[EXCERPTED RECORDS Boundary: Start]
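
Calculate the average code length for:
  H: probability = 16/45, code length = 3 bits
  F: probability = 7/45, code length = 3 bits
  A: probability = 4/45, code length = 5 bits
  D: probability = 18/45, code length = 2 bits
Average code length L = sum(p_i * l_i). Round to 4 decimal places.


Weighted contributions p_i * l_i:
  H: (16/45) * 3 = 48/45
  F: (7/45) * 3 = 21/45
  A: (4/45) * 5 = 20/45
  D: (18/45) * 2 = 36/45
Sum = (48 + 21 + 20 + 36)/45 = 125/45

L = 125/45 = 2.7778 bits/symbol


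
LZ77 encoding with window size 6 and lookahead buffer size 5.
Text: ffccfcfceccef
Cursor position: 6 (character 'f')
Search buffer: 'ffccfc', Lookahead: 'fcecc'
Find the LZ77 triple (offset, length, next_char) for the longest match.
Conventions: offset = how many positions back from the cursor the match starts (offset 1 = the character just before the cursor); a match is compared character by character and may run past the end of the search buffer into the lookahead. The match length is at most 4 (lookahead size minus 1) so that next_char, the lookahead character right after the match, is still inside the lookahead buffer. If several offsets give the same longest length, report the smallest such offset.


Try each offset into the search buffer:
  offset=1 (pos 5, char 'c'): match length 0
  offset=2 (pos 4, char 'f'): match length 2
  offset=3 (pos 3, char 'c'): match length 0
  offset=4 (pos 2, char 'c'): match length 0
  offset=5 (pos 1, char 'f'): match length 2
  offset=6 (pos 0, char 'f'): match length 1
Longest match has length 2, found at offsets 2, 5; take the smallest, offset 2.
next_char = character at position 6 + 2 = 8 -> 'e'

Best match: offset=2, length=2 (matching 'fc' starting at position 4)
LZ77 triple: (2, 2, 'e')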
[EXCERPTED RECORDS Boundary: End]
TASK REQUIREMENTS
Look through the material above for "probability" and copy the lines that have it.

YOUR RESPONSE
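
  H: probability = 16/45, code length = 3 bits
  F: probability = 7/45, code length = 3 bits
  A: probability = 4/45, code length = 5 bits
  D: probability = 18/45, code length = 2 bits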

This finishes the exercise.